== Supplied records ==
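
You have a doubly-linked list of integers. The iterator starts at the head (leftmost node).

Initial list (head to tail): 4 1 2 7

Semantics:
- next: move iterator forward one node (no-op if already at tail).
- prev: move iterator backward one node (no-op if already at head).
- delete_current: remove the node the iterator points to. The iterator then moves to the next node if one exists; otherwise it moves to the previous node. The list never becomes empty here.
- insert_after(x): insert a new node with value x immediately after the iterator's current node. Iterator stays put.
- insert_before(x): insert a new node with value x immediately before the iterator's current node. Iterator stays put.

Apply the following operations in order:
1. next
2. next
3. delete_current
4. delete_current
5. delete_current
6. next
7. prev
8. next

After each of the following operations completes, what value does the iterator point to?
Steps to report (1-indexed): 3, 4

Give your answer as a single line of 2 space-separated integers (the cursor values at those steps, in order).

After 1 (next): list=[4, 1, 2, 7] cursor@1
After 2 (next): list=[4, 1, 2, 7] cursor@2
After 3 (delete_current): list=[4, 1, 7] cursor@7
After 4 (delete_current): list=[4, 1] cursor@1
After 5 (delete_current): list=[4] cursor@4
After 6 (next): list=[4] cursor@4
After 7 (prev): list=[4] cursor@4
After 8 (next): list=[4] cursor@4

Answer: 7 1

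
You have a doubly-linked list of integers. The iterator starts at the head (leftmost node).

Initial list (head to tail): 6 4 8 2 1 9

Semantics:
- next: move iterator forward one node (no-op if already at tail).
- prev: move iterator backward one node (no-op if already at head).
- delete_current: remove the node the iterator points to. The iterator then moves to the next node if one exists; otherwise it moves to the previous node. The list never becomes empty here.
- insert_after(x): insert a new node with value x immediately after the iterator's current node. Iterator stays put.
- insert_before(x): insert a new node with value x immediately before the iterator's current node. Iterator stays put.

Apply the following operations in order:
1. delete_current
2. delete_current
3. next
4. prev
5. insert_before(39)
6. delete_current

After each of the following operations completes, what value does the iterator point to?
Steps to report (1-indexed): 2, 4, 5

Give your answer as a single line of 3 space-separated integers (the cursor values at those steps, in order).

Answer: 8 8 8

Derivation:
After 1 (delete_current): list=[4, 8, 2, 1, 9] cursor@4
After 2 (delete_current): list=[8, 2, 1, 9] cursor@8
After 3 (next): list=[8, 2, 1, 9] cursor@2
After 4 (prev): list=[8, 2, 1, 9] cursor@8
After 5 (insert_before(39)): list=[39, 8, 2, 1, 9] cursor@8
After 6 (delete_current): list=[39, 2, 1, 9] cursor@2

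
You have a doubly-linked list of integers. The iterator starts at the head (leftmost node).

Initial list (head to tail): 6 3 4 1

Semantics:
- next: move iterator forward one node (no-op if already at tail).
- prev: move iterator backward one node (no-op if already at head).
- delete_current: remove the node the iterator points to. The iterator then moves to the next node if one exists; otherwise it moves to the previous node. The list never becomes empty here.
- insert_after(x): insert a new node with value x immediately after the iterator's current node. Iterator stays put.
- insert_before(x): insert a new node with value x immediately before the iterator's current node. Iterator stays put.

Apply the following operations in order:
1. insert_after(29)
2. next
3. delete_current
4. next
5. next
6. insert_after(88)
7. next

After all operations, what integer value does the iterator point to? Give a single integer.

Answer: 88

Derivation:
After 1 (insert_after(29)): list=[6, 29, 3, 4, 1] cursor@6
After 2 (next): list=[6, 29, 3, 4, 1] cursor@29
After 3 (delete_current): list=[6, 3, 4, 1] cursor@3
After 4 (next): list=[6, 3, 4, 1] cursor@4
After 5 (next): list=[6, 3, 4, 1] cursor@1
After 6 (insert_after(88)): list=[6, 3, 4, 1, 88] cursor@1
After 7 (next): list=[6, 3, 4, 1, 88] cursor@88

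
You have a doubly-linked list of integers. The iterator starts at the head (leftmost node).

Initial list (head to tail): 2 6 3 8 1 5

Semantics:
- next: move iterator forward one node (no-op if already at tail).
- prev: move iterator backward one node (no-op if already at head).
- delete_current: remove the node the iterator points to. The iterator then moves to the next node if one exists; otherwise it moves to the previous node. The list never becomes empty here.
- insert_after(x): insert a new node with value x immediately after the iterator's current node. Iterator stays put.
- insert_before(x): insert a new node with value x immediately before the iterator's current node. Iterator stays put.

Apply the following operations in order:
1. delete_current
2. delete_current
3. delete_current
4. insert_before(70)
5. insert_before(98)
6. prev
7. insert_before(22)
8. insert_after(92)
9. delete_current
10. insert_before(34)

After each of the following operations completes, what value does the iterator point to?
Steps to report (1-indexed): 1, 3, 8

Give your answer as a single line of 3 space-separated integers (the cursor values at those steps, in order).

After 1 (delete_current): list=[6, 3, 8, 1, 5] cursor@6
After 2 (delete_current): list=[3, 8, 1, 5] cursor@3
After 3 (delete_current): list=[8, 1, 5] cursor@8
After 4 (insert_before(70)): list=[70, 8, 1, 5] cursor@8
After 5 (insert_before(98)): list=[70, 98, 8, 1, 5] cursor@8
After 6 (prev): list=[70, 98, 8, 1, 5] cursor@98
After 7 (insert_before(22)): list=[70, 22, 98, 8, 1, 5] cursor@98
After 8 (insert_after(92)): list=[70, 22, 98, 92, 8, 1, 5] cursor@98
After 9 (delete_current): list=[70, 22, 92, 8, 1, 5] cursor@92
After 10 (insert_before(34)): list=[70, 22, 34, 92, 8, 1, 5] cursor@92

Answer: 6 8 98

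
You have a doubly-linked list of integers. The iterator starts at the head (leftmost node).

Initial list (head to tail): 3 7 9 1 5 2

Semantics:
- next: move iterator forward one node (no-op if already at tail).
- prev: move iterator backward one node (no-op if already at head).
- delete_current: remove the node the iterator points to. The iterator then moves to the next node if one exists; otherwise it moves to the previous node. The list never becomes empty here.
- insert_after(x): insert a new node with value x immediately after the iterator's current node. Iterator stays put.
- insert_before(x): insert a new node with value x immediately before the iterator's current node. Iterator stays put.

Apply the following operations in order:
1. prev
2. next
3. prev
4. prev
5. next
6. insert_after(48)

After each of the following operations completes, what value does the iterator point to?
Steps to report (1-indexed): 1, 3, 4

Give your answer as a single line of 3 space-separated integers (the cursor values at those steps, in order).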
===
__Exercise description__:
Transcribe the data in full, keeping every detail.

__Exercise output__:
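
You have a doubly-linked list of integers. The iterator starts at the head (leftmost node).

Initial list (head to tail): 4 1 2 7

Semantics:
- next: move iterator forward one node (no-op if already at tail).
- prev: move iterator backward one node (no-op if already at head).
- delete_current: remove the node the iterator points to. The iterator then moves to the next node if one exists; otherwise it moves to the previous node. The list never becomes empty here.
- insert_after(x): insert a new node with value x immediately after the iterator's current node. Iterator stays put.
- insert_before(x): insert a new node with value x immediately before the iterator's current node. Iterator stays put.

Apply the following operations in order:
1. next
2. next
3. delete_current
4. delete_current
5. delete_current
6. next
7. prev
8. next

After each of the following operations completes, what value does the iterator point to?
Steps to report (1-indexed): 3, 4

Give your answer as a single line of 2 space-separated integers (the cursor values at those steps, in order).

After 1 (next): list=[4, 1, 2, 7] cursor@1
After 2 (next): list=[4, 1, 2, 7] cursor@2
After 3 (delete_current): list=[4, 1, 7] cursor@7
After 4 (delete_current): list=[4, 1] cursor@1
After 5 (delete_current): list=[4] cursor@4
After 6 (next): list=[4] cursor@4
After 7 (prev): list=[4] cursor@4
After 8 (next): list=[4] cursor@4

Answer: 7 1

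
You have a doubly-linked list of integers. The iterator starts at the head (leftmost node).

Initial list (head to tail): 6 4 8 2 1 9

Semantics:
- next: move iterator forward one node (no-op if already at tail).
- prev: move iterator backward one node (no-op if already at head).
- delete_current: remove the node the iterator points to. The iterator then moves to the next node if one exists; otherwise it moves to the previous node. The list never becomes empty here.
- insert_after(x): insert a new node with value x immediately after the iterator's current node. Iterator stays put.
- insert_before(x): insert a new node with value x immediately before the iterator's current node. Iterator stays put.

Apply the following operations in order:
1. delete_current
2. delete_current
3. next
4. prev
5. insert_before(39)
6. delete_current

After each of the following operations completes, what value does the iterator point to?
Steps to report (1-indexed): 2, 4, 5

Give your answer as a single line of 3 space-separated integers (the cursor values at those steps, in order).

Answer: 8 8 8

Derivation:
After 1 (delete_current): list=[4, 8, 2, 1, 9] cursor@4
After 2 (delete_current): list=[8, 2, 1, 9] cursor@8
After 3 (next): list=[8, 2, 1, 9] cursor@2
After 4 (prev): list=[8, 2, 1, 9] cursor@8
After 5 (insert_before(39)): list=[39, 8, 2, 1, 9] cursor@8
After 6 (delete_current): list=[39, 2, 1, 9] cursor@2

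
You have a doubly-linked list of integers. The iterator starts at the head (leftmost node).

Initial list (head to tail): 6 3 4 1

Semantics:
- next: move iterator forward one node (no-op if already at tail).
- prev: move iterator backward one node (no-op if already at head).
- delete_current: remove the node the iterator points to. The iterator then moves to the next node if one exists; otherwise it moves to the previous node. The list never becomes empty here.
- insert_after(x): insert a new node with value x immediately after the iterator's current node. Iterator stays put.
- insert_before(x): insert a new node with value x immediately before the iterator's current node. Iterator stays put.

Apply the following operations in order:
1. insert_after(29)
2. next
3. delete_current
4. next
5. next
6. insert_after(88)
7. next

After all operations, what integer value does the iterator point to? Give a single integer.

Answer: 88

Derivation:
After 1 (insert_after(29)): list=[6, 29, 3, 4, 1] cursor@6
After 2 (next): list=[6, 29, 3, 4, 1] cursor@29
After 3 (delete_current): list=[6, 3, 4, 1] cursor@3
After 4 (next): list=[6, 3, 4, 1] cursor@4
After 5 (next): list=[6, 3, 4, 1] cursor@1
After 6 (insert_after(88)): list=[6, 3, 4, 1, 88] cursor@1
After 7 (next): list=[6, 3, 4, 1, 88] cursor@88

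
You have a doubly-linked list of integers. The iterator starts at the head (leftmost node).

Initial list (head to tail): 2 6 3 8 1 5

Semantics:
- next: move iterator forward one node (no-op if already at tail).
- prev: move iterator backward one node (no-op if already at head).
- delete_current: remove the node the iterator points to. The iterator then moves to the next node if one exists; otherwise it moves to the previous node. The list never becomes empty here.
- insert_after(x): insert a new node with value x immediately after the iterator's current node. Iterator stays put.
- insert_before(x): insert a new node with value x immediately before the iterator's current node. Iterator stays put.

Apply the following operations in order:
1. delete_current
2. delete_current
3. delete_current
4. insert_before(70)
5. insert_before(98)
6. prev
7. insert_before(22)
8. insert_after(92)
9. delete_current
10. insert_before(34)

After each of the following operations completes, what value does the iterator point to?
Steps to report (1-indexed): 1, 3, 8

Give your answer as a single line of 3 space-separated integers (the cursor values at those steps, in order).

After 1 (delete_current): list=[6, 3, 8, 1, 5] cursor@6
After 2 (delete_current): list=[3, 8, 1, 5] cursor@3
After 3 (delete_current): list=[8, 1, 5] cursor@8
After 4 (insert_before(70)): list=[70, 8, 1, 5] cursor@8
After 5 (insert_before(98)): list=[70, 98, 8, 1, 5] cursor@8
After 6 (prev): list=[70, 98, 8, 1, 5] cursor@98
After 7 (insert_before(22)): list=[70, 22, 98, 8, 1, 5] cursor@98
After 8 (insert_after(92)): list=[70, 22, 98, 92, 8, 1, 5] cursor@98
After 9 (delete_current): list=[70, 22, 92, 8, 1, 5] cursor@92
After 10 (insert_before(34)): list=[70, 22, 34, 92, 8, 1, 5] cursor@92

Answer: 6 8 98

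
You have a doubly-linked list of integers. The iterator starts at the head (leftmost node).

Initial list (head to tail): 3 7 9 1 5 2

Semantics:
- next: move iterator forward one node (no-op if already at tail).
- prev: move iterator backward one node (no-op if already at head).
- delete_current: remove the node the iterator points to. The iterator then moves to the next node if one exists; otherwise it moves to the previous node. The list never becomes empty here.
- insert_after(x): insert a new node with value x immediately after the iterator's current node. Iterator stays put.
- insert_before(x): insert a new node with value x immediately before the iterator's current node. Iterator stays put.

Apply the following operations in order:
1. prev
2. next
3. prev
4. prev
5. next
6. insert_after(48)

After each of the following operations completes, what value does the iterator point to?
Steps to report (1-indexed): 1, 3, 4

Give your answer as a single line of 3 space-separated integers (the cursor values at those steps, in order).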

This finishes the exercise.